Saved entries
·····
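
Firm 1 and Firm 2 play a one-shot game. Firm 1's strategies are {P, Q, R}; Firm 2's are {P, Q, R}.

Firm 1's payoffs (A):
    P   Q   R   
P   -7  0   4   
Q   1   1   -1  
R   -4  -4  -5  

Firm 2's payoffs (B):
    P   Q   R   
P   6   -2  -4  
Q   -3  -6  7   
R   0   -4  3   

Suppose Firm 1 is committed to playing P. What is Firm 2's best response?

P

With Firm 1 fixed at P, Firm 2's payoffs are: P → 6, Q → -2, R → -4.
The maximum is 6, achieved by P.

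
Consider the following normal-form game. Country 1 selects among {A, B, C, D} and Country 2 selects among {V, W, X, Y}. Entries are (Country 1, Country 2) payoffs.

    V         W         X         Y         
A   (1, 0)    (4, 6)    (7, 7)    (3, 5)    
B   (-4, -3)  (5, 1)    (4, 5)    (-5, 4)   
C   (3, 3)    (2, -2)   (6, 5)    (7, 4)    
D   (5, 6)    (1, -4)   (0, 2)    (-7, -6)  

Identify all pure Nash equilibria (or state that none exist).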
·····
EXERCISE GOAL: The entries above are to be output exactly as they appear.

FINISHED EXERCISE:
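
Firm 1 and Firm 2 play a one-shot game. Firm 1's strategies are {P, Q, R}; Firm 2's are {P, Q, R}.

Firm 1's payoffs (A):
    P   Q   R   
P   -7  0   4   
Q   1   1   -1  
R   -4  -4  -5  

Firm 2's payoffs (B):
    P   Q   R   
P   6   -2  -4  
Q   -3  -6  7   
R   0   -4  3   

Suppose Firm 1 is committed to playing P. What is Firm 2's best response?

P

With Firm 1 fixed at P, Firm 2's payoffs are: P → 6, Q → -2, R → -4.
The maximum is 6, achieved by P.

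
Consider the following normal-form game. Country 1 selects among {A, B, C, D} and Country 2 selects among {V, W, X, Y}. Entries are (Country 1, Country 2) payoffs.

    V         W         X         Y         
A   (1, 0)    (4, 6)    (7, 7)    (3, 5)    
B   (-4, -3)  (5, 1)    (4, 5)    (-5, 4)   
C   (3, 3)    (2, -2)   (6, 5)    (7, 4)    
D   (5, 6)    (1, -4)   (0, 2)    (-7, -6)  

Identify all pure Nash equilibria (or state that none exist).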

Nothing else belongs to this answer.